_PROBLEM STATEMENT:_ Give the data again exactly, stopping after the "Fill rule (top-left): a" line.
──────── DATA SECTION ────────
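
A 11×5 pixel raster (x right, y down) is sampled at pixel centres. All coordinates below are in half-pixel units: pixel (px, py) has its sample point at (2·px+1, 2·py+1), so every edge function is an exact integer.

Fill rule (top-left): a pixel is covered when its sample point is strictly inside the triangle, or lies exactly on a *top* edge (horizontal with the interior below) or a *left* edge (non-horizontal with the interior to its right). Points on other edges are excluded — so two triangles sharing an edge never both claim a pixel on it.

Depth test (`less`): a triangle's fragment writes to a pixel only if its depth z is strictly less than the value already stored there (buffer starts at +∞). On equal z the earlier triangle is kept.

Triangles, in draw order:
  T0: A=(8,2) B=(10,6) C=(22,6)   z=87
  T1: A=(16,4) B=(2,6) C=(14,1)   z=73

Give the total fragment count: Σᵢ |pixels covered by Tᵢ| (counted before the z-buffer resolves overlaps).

T0:
  2·area = 48  (B↔C swapped to make it positive)
  edge (8, 2)→(22, 6): d=(14,4) right/bottom  bias=-1
  edge (22, 6)→(10, 6): d=(-12,0) right/bottom  bias=-1
  edge (10, 6)→(8, 2): d=(-2,-4) top-left  bias=+0
    (4,1)@(9, 3): e=[10,36,2] → X
    (5,1)@(11, 3): e=[2,36,10] → X
    (6,1)@(13, 3): e=[-6,36,18] → .
    (4,2)@(9, 5): e=[38,12,-2] → .
    (5,2)@(11, 5): e=[30,12,6] → X
    (6,2)@(13, 5): e=[22,12,14] → X
    (7,2)@(15, 5): e=[14,12,22] → X
    (8,2)@(17, 5): e=[6,12,30] → X
    (9,2)@(19, 5): e=[-2,12,38] → .
    (5,3)@(11, 7): e=[58,-12,2] → .
    (6,3)@(13, 7): e=[50,-12,10] → .
    (7,3)@(15, 7): e=[42,-12,18] → .
  covered (6 px):
    . . . . . . . . . . .
    . . . . X X . . . . .
    . . . . . X X X X . .
    . . . . . . . . . . .
    . . . . . . . . . . .
T1:
  2·area = 46
  edge (16, 4)→(2, 6): d=(-14,2) right/bottom  bias=-1
  edge (2, 6)→(14, 1): d=(12,-5) top-left  bias=+0
  edge (14, 1)→(16, 4): d=(2,3) right/bottom  bias=-1
    (5,1)@(11, 3): e=[24,9,13] → X
    (6,1)@(13, 3): e=[20,19,7] → X
    (7,1)@(15, 3): e=[16,29,1] → X
    (8,1)@(17, 3): e=[12,39,-5] → .
    (2,2)@(5, 5): e=[8,3,35] → X
    (3,2)@(7, 5): e=[4,13,29] → X
    (4,2)@(9, 5): e=[0,23,23] → .  [on edge]
    (5,2)@(11, 5): e=[-4,33,17] → .
    (6,2)@(13, 5): e=[-8,43,11] → .
    (7,2)@(15, 5): e=[-12,53,5] → .
    (2,3)@(5, 7): e=[-20,27,39] → .
    (3,3)@(7, 7): e=[-24,37,33] → .
  covered (5 px):
    . . . . . . . . . . .
    . . . . . X X X . . .
    . . X X . . . . . . .
    . . . . . . . . . . .
    . . . . . . . . . . .

Result: 11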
────────
_RESPONSE TO THIS EXERCISE:_
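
A 11×5 pixel raster (x right, y down) is sampled at pixel centres. All coordinates below are in half-pixel units: pixel (px, py) has its sample point at (2·px+1, 2·py+1), so every edge function is an exact integer.

Fill rule (top-left): a pixel is covered when its sample point is strictly inside the triangle, or lies exactly on a *top* edge (horizontal with the interior below) or a *left* edge (non-horizontal with the interior to its right). Points on other edges are excluded — so two triangles sharing an edge never both claim a pixel on it.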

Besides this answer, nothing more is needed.